━━━━━ Given data ━━━━━
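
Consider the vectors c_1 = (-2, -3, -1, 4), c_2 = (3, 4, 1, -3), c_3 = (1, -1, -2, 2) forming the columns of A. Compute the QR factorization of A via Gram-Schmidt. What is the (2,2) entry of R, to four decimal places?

c_1 = (-2, -3, -1, 4); ‖c_1‖ = 5.4772, so q_1 = (-0.3651, -0.5477, -0.1826, 0.7303).
q_1·c_2 = (-0.3651)·3 + (-0.5477)·4 + (-0.1826)·1 + 0.7303·(-3) = -5.6598.
u_2 = c_2 + 5.6598·q_1 = (0.9333, 0.9000, -0.0333, 1.1333).
r_{22} = ‖u_2‖ = 1.7224.

r_{22} = 1.7224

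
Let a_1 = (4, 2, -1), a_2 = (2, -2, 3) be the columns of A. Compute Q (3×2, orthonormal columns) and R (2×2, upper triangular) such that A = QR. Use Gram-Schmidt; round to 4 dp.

Q = [[0.8729, 0.4395], [0.4364, -0.5089], [-0.2182, 0.7402]], R = [[4.5826, 0.2182], [0.0000, 4.1173]]

e_1 = a_1/‖a_1‖ = (4, 2, -1)/4.5826 = (0.8729, 0.4364, -0.2182).
r_{12} = e_1·a_2 = 0.2182.
u_2 = a_2 − 0.2182·e_1 = (1.8095, -2.0952, 3.0476).
‖u_2‖ = 4.1173, so e_2 = (0.4395, -0.5089, 0.7402).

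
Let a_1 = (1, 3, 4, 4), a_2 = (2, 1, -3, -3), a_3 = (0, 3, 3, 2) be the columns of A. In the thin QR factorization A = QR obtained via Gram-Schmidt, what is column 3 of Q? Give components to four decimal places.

a_1 = (1, 3, 4, 4); ‖a_1‖ = 6.4807, so q_1 = (0.1543, 0.4629, 0.6172, 0.6172).
q_1·a_2 = 0.1543·2 + 0.4629·1 + 0.6172·(-3) + 0.6172·(-3) = -2.9318.
u_2 = a_2 + 2.9318·q_1 = (2.4524, 2.3571, -1.1905, -1.1905).
‖u_2‖ = 3.7954, so q_2 = (0.6462, 0.6211, -0.3137, -0.3137).
q_1·a_3 = 0.1543·0 + 0.4629·3 + 0.6172·3 + 0.6172·2 = 4.4748; q_2·a_3 = 0.6462·0 + 0.6211·3 + (-0.3137)·3 + (-0.3137)·2 = 0.2948.
u_3 = a_3 − 4.4748·q_1 − 0.2948·q_2 = (-0.8810, 0.7455, 0.3306, -0.6694).
‖u_3‖ = 1.3745, so q_3 = (-0.6410, 0.5423, 0.2405, -0.4870).

q_3 = (-0.6410, 0.5423, 0.2405, -0.4870)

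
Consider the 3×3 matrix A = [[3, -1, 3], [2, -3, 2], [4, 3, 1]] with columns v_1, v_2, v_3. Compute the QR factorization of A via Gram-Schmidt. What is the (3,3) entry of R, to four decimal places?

r_{33} = 0.9020

e_1 = v_1/‖v_1‖ = (3, 2, 4)/5.3852 = (0.5571, 0.3714, 0.7428).
r_{12} = e_1·v_2 = 0.5571.
u_2 = v_2 − 0.5571·e_1 = (-1.3103, -3.2069, 2.5862).
‖u_2‖ = 4.3232, so e_2 = (-0.3031, -0.7418, 0.5982).
r_{13} = e_1·v_3 = 3.1568; r_{23} = e_2·v_3 = -1.7947.
u_3 = v_3 − 3.1568·e_1 + 1.7947·e_2 = (0.6974, -0.5037, -0.2712).
r_{33} = ‖u_3‖ = 0.9020.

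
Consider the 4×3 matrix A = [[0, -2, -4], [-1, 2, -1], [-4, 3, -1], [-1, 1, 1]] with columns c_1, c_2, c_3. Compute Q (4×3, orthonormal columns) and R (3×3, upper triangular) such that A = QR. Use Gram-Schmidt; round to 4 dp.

e_1 = c_1/‖c_1‖ = (0, -1, -4, -1)/4.2426 = (0.0000, -0.2357, -0.9428, -0.2357).
r_{12} = e_1·c_2 = -3.5355.
u_2 = c_2 + 3.5355·e_1 = (-2.0000, 1.1667, -0.3333, 0.1667).
‖u_2‖ = 2.3452, so e_2 = (-0.8528, 0.4975, -0.1421, 0.0711).
r_{13} = e_1·c_3 = 0.9428; r_{23} = e_2·c_3 = 3.1269.
u_3 = c_3 − 0.9428·e_1 − 3.1269·e_2 = (-1.3333, -2.3333, 0.3333, 1.0000).
‖u_3‖ = 2.8868, so e_3 = (-0.4619, -0.8083, 0.1155, 0.3464).

Q = [[0.0000, -0.8528, -0.4619], [-0.2357, 0.4975, -0.8083], [-0.9428, -0.1421, 0.1155], [-0.2357, 0.0711, 0.3464]], R = [[4.2426, -3.5355, 0.9428], [0.0000, 2.3452, 3.1269], [0.0000, 0.0000, 2.8868]]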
━━━━━
Transcribe the records above with every character unchanged.

Exercise output>
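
Consider the vectors c_1 = (-2, -3, -1, 4), c_2 = (3, 4, 1, -3), c_3 = (1, -1, -2, 2) forming the columns of A. Compute the QR factorization of A via Gram-Schmidt. What is the (2,2) entry of R, to four decimal places?

c_1 = (-2, -3, -1, 4); ‖c_1‖ = 5.4772, so q_1 = (-0.3651, -0.5477, -0.1826, 0.7303).
q_1·c_2 = (-0.3651)·3 + (-0.5477)·4 + (-0.1826)·1 + 0.7303·(-3) = -5.6598.
u_2 = c_2 + 5.6598·q_1 = (0.9333, 0.9000, -0.0333, 1.1333).
r_{22} = ‖u_2‖ = 1.7224.

r_{22} = 1.7224

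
Let a_1 = (4, 2, -1), a_2 = (2, -2, 3) be the columns of A. Compute Q (3×2, orthonormal columns) and R (2×2, upper triangular) such that A = QR. Use Gram-Schmidt; round to 4 dp.

Q = [[0.8729, 0.4395], [0.4364, -0.5089], [-0.2182, 0.7402]], R = [[4.5826, 0.2182], [0.0000, 4.1173]]

e_1 = a_1/‖a_1‖ = (4, 2, -1)/4.5826 = (0.8729, 0.4364, -0.2182).
r_{12} = e_1·a_2 = 0.2182.
u_2 = a_2 − 0.2182·e_1 = (1.8095, -2.0952, 3.0476).
‖u_2‖ = 4.1173, so e_2 = (0.4395, -0.5089, 0.7402).

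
Let a_1 = (1, 3, 4, 4), a_2 = (2, 1, -3, -3), a_3 = (0, 3, 3, 2) be the columns of A. In the thin QR factorization A = QR obtained via Gram-Schmidt, what is column 3 of Q? Give components to four decimal places.

a_1 = (1, 3, 4, 4); ‖a_1‖ = 6.4807, so q_1 = (0.1543, 0.4629, 0.6172, 0.6172).
q_1·a_2 = 0.1543·2 + 0.4629·1 + 0.6172·(-3) + 0.6172·(-3) = -2.9318.
u_2 = a_2 + 2.9318·q_1 = (2.4524, 2.3571, -1.1905, -1.1905).
‖u_2‖ = 3.7954, so q_2 = (0.6462, 0.6211, -0.3137, -0.3137).
q_1·a_3 = 0.1543·0 + 0.4629·3 + 0.6172·3 + 0.6172·2 = 4.4748; q_2·a_3 = 0.6462·0 + 0.6211·3 + (-0.3137)·3 + (-0.3137)·2 = 0.2948.
u_3 = a_3 − 4.4748·q_1 − 0.2948·q_2 = (-0.8810, 0.7455, 0.3306, -0.6694).
‖u_3‖ = 1.3745, so q_3 = (-0.6410, 0.5423, 0.2405, -0.4870).

q_3 = (-0.6410, 0.5423, 0.2405, -0.4870)

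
Consider the 3×3 matrix A = [[3, -1, 3], [2, -3, 2], [4, 3, 1]] with columns v_1, v_2, v_3. Compute the QR factorization of A via Gram-Schmidt. What is the (3,3) entry of R, to four decimal places?

r_{33} = 0.9020

e_1 = v_1/‖v_1‖ = (3, 2, 4)/5.3852 = (0.5571, 0.3714, 0.7428).
r_{12} = e_1·v_2 = 0.5571.
u_2 = v_2 − 0.5571·e_1 = (-1.3103, -3.2069, 2.5862).
‖u_2‖ = 4.3232, so e_2 = (-0.3031, -0.7418, 0.5982).
r_{13} = e_1·v_3 = 3.1568; r_{23} = e_2·v_3 = -1.7947.
u_3 = v_3 − 3.1568·e_1 + 1.7947·e_2 = (0.6974, -0.5037, -0.2712).
r_{33} = ‖u_3‖ = 0.9020.

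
Consider the 4×3 matrix A = [[0, -2, -4], [-1, 2, -1], [-4, 3, -1], [-1, 1, 1]] with columns c_1, c_2, c_3. Compute Q (4×3, orthonormal columns) and R (3×3, upper triangular) such that A = QR. Use Gram-Schmidt; round to 4 dp.

e_1 = c_1/‖c_1‖ = (0, -1, -4, -1)/4.2426 = (0.0000, -0.2357, -0.9428, -0.2357).
r_{12} = e_1·c_2 = -3.5355.
u_2 = c_2 + 3.5355·e_1 = (-2.0000, 1.1667, -0.3333, 0.1667).
‖u_2‖ = 2.3452, so e_2 = (-0.8528, 0.4975, -0.1421, 0.0711).
r_{13} = e_1·c_3 = 0.9428; r_{23} = e_2·c_3 = 3.1269.
u_3 = c_3 − 0.9428·e_1 − 3.1269·e_2 = (-1.3333, -2.3333, 0.3333, 1.0000).
‖u_3‖ = 2.8868, so e_3 = (-0.4619, -0.8083, 0.1155, 0.3464).

Q = [[0.0000, -0.8528, -0.4619], [-0.2357, 0.4975, -0.8083], [-0.9428, -0.1421, 0.1155], [-0.2357, 0.0711, 0.3464]], R = [[4.2426, -3.5355, 0.9428], [0.0000, 2.3452, 3.1269], [0.0000, 0.0000, 2.8868]]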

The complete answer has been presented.